[Task instructions]:
Quote precisely the final stretch of the listing: start at the line containing "What is 7⁻¹ mod 45?" and stop after the last line.

[Dataset entries]:
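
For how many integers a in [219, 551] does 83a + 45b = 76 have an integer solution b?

8

gcd(83, 45) = 1  (83 = 1*45 + 38, 45 = 1*38 + 7, 38 = 5*7 + 3, 7 = 2*3 + 1, 3 = 3*1).
Back-substituting, 83*(-13) + 45*(24) = 1.
Scale by 76: particular solution (-988, 1824); reduce a mod 45: (2, -2).
General solution: a = 2 + 45t, b = -2 - 83t for integer t.
219 ≤ 2 + 45t ≤ 551 gives t ∈ [5, 12], which is 8 values.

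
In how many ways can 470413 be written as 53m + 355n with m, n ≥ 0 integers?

gcd(355, 53):
  355 = 6·53 + 37
  53 = 1·37 + 16
  37 = 2·16 + 5
  16 = 3·5 + 1
  5 = 5·1
so gcd(355, 53) = 1.
Back-substitute for Bézout coefficients:
  1 = 16 - 3·5
  ... = 53·(67) + 355·(-10)
Scale by 470413: one solution is (31517671, -4704130). Reduce m mod 355: (61, 1316).
General: m = 61 + 355t, n = 1316 - 53t.
m ≥ 0 ⇒ t ≥ 0; n ≥ 0 ⇒ t ≤ 24. So t ∈ [0, 24]: 25 solutions.

25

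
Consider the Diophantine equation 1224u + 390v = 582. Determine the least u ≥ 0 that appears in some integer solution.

gcd(1224, 390) = 6  (1224 = 3*390 + 54, 390 = 7*54 + 12, 54 = 4*12 + 6, 12 = 2*6).
6 divides 582, so solutions exist.
Back-substituting, 1224*(29) + 390*(-91) = 6.
Scale by 582/6 = 97: (u₀, v₀) = (2813, -8827).
General solution: u = 2813 + 65t, v = -8827 - 204t for integer t.
u ≥ 0: smallest is 2813 mod 65 = 18 (at t = -43), with v = -55.

18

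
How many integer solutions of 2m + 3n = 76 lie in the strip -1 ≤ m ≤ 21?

gcd(3, 2) = 1  (3 = 1*2 + 1, 2 = 2*1).
Back-substituting, 2*(-1) + 3*(1) = 1.
Scale by 76: particular solution (-76, 76); reduce m mod 3: (2, 24).
General solution: m = 2 + 3t, n = 24 - 2t for integer t.
-1 ≤ 2 + 3t ≤ 21 gives t ∈ [-1, 6], which is 8 values.

8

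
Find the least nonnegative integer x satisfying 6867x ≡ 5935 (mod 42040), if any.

41245

gcd(42040, 6867):
  42040 = 6*6867 + 838
  6867 = 8*838 + 163
  838 = 5*163 + 23
  163 = 7*23 + 2
  23 = 11*2 + 1
  2 = 2*1
so gcd(42040, 6867) = 1.
1 divides 5935, so solutions exist.
Back-substitute for Bézout coefficients:
  1 = 23 - 11*2
  ... = 6867*(-20117) + 42040*(3286)
So 6867*(-20117) ≡ 1 (mod 42040); multiply by 5935: x ≡ -119394395 (mod 42040).
Smallest nonnegative: x = -119394395 mod 42040 = 41245.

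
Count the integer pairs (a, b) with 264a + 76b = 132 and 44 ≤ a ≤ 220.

gcd(264, 76) = 4.
By Bézout, 264*(-2) + 76*(7) = 4.
Particular solution: (10, -33).
General solution: a = 10 + 19t, b = -33 - 66t for integer t.
44 ≤ 10 + 19t ≤ 220 gives t ∈ [2, 11], which is 10 values.

10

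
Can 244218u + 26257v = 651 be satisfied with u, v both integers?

gcd(244218, 26257) = 31  (244218 = 9·26257 + 7905, 26257 = 3·7905 + 2542, 7905 = 3·2542 + 279, 2542 = 9·279 + 31, 279 = 9·31).
31 divides 651, so integer solutions exist.

yes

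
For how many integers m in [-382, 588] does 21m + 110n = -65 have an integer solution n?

9

gcd(110, 21):
  110 = 5×21 + 5
  21 = 4×5 + 1
  5 = 5×1
so gcd(110, 21) = 1.
Back-substitute for Bézout coefficients:
  1 = 21 - 4×5
  ... = 21×(21) + 110×(-4)
Scale by -65: particular solution (-1365, 260); reduce m mod 110: (65, -13).
General solution: m = 65 + 110t, n = -13 - 21t for integer t.
-382 ≤ 65 + 110t ≤ 588 gives t ∈ [-4, 4], which is 9 values.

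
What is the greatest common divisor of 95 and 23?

gcd(95, 23):
  95 = 4·23 + 3
  23 = 7·3 + 2
  3 = 1·2 + 1
  2 = 2·1
so gcd(95, 23) = 1.

1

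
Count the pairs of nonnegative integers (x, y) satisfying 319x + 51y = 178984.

11

gcd(319, 51):
  319 = 6×51 + 13
  51 = 3×13 + 12
  13 = 1×12 + 1
  12 = 12×1
so gcd(319, 51) = 1.
Back-substitute for Bézout coefficients:
  1 = 13 - 1×12
  ... = 319×(4) + 51×(-25)
Scale by 178984: one solution is (715936, -4474600). Reduce x mod 51: (49, 3203).
General: x = 49 + 51t, y = 3203 - 319t.
x ≥ 0 ⇒ t ≥ 0; y ≥ 0 ⇒ t ≤ 10. So t ∈ [0, 10]: 11 solutions.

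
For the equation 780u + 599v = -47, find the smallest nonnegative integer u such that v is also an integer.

56

gcd(780, 599) = 1.
1 divides -47, so solutions exist.
By Bézout, 780×(139) + 599×(-181) = 1.
Scale by -47/1 = -47: (u₀, v₀) = (-6533, 8507).
General solution: u = -6533 + 599t, v = 8507 - 780t for integer t.
u ≥ 0: smallest is -6533 mod 599 = 56 (at t = 11), with v = -73.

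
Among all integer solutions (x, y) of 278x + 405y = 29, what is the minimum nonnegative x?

223

gcd(405, 278) = 1  (405 = 1·278 + 127, 278 = 2·127 + 24, 127 = 5·24 + 7, 24 = 3·7 + 3, 7 = 2·3 + 1, 3 = 3·1).
1 divides 29, so solutions exist.
Back-substituting, 278·(-118) + 405·(81) = 1.
Scale by 29/1 = 29: (x₀, y₀) = (-3422, 2349).
General solution: x = -3422 + 405t, y = 2349 - 278t for integer t.
x ≥ 0: smallest is -3422 mod 405 = 223 (at t = 9), with y = -153.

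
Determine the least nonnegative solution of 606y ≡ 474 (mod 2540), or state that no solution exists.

969

gcd(2540, 606) = 2.
2 divides 474, so solutions exist.
By Bézout, 606×(197) + 2540×(-47) = 2.
So 606×(197) ≡ 2 (mod 2540); multiply by 237: y ≡ 46689 (mod 1270).
Smallest nonnegative: y = 46689 mod 1270 = 969.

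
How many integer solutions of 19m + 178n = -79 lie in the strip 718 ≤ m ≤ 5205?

25

gcd(178, 19) = 1.
By Bézout, 19·(75) + 178·(-8) = 1.
Particular solution: (127, -14).
General solution: m = 127 + 178t, n = -14 - 19t for integer t.
718 ≤ 127 + 178t ≤ 5205 gives t ∈ [4, 28], which is 25 values.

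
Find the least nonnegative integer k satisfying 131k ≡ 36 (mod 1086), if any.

564

gcd(1086, 131) = 1.
1 divides 36, so solutions exist.
By Bézout, 131·(257) + 1086·(-31) = 1.
So 131·(257) ≡ 1 (mod 1086); multiply by 36: k ≡ 9252 (mod 1086).
Smallest nonnegative: k = 9252 mod 1086 = 564.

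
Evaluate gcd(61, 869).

gcd(869, 61):
  869 = 14*61 + 15
  61 = 4*15 + 1
  15 = 15*1
so gcd(869, 61) = 1.

1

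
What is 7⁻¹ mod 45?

13

gcd(45, 7):
  45 = 6×7 + 3
  7 = 2×3 + 1
  3 = 3×1
so gcd(45, 7) = 1.
Back-substitute for Bézout coefficients:
  1 = 7 - 2×3
  ... = 7×(13) + 45×(-2)
So 7×13 ≡ 1 (mod 45), and 13 mod 45 = 13.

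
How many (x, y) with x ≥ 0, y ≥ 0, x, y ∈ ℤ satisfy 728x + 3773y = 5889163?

15

gcd(3773, 728) = 7.
By Bézout, 728×(-57) + 3773×(11) = 7.
One solution: (217, 1519).
General: x = 217 + 539t, y = 1519 - 104t.
x ≥ 0 ⇒ t ≥ 0; y ≥ 0 ⇒ t ≤ 14. So t ∈ [0, 14]: 15 solutions.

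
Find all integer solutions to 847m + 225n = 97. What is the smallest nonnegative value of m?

gcd(847, 225) = 1  (847 = 3*225 + 172, 225 = 1*172 + 53, 172 = 3*53 + 13, 53 = 4*13 + 1, 13 = 13*1).
1 divides 97, so solutions exist.
Back-substituting, 847*(-17) + 225*(64) = 1.
Scale by 97/1 = 97: (m₀, n₀) = (-1649, 6208).
General solution: m = -1649 + 225t, n = 6208 - 847t for integer t.
m ≥ 0: smallest is -1649 mod 225 = 151 (at t = 8), with n = -568.

151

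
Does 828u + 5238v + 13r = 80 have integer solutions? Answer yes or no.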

[Answer section]:
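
What is 7⁻¹ mod 45?

13

gcd(45, 7):
  45 = 6×7 + 3
  7 = 2×3 + 1
  3 = 3×1
so gcd(45, 7) = 1.
Back-substitute for Bézout coefficients:
  1 = 7 - 2×3
  ... = 7×(13) + 45×(-2)
So 7×13 ≡ 1 (mod 45), and 13 mod 45 = 13.

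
How many (x, y) with x ≥ 0, y ≥ 0, x, y ∈ ℤ satisfy 728x + 3773y = 5889163?

15

gcd(3773, 728) = 7.
By Bézout, 728×(-57) + 3773×(11) = 7.
One solution: (217, 1519).
General: x = 217 + 539t, y = 1519 - 104t.
x ≥ 0 ⇒ t ≥ 0; y ≥ 0 ⇒ t ≤ 14. So t ∈ [0, 14]: 15 solutions.

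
Find all integer solutions to 847m + 225n = 97. What is the smallest nonnegative value of m?

gcd(847, 225) = 1  (847 = 3*225 + 172, 225 = 1*172 + 53, 172 = 3*53 + 13, 53 = 4*13 + 1, 13 = 13*1).
1 divides 97, so solutions exist.
Back-substituting, 847*(-17) + 225*(64) = 1.
Scale by 97/1 = 97: (m₀, n₀) = (-1649, 6208).
General solution: m = -1649 + 225t, n = 6208 - 847t for integer t.
m ≥ 0: smallest is -1649 mod 225 = 151 (at t = 8), with n = -568.

151

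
Does 828u + 5238v + 13r = 80 have integer solutions? Answer yes or no.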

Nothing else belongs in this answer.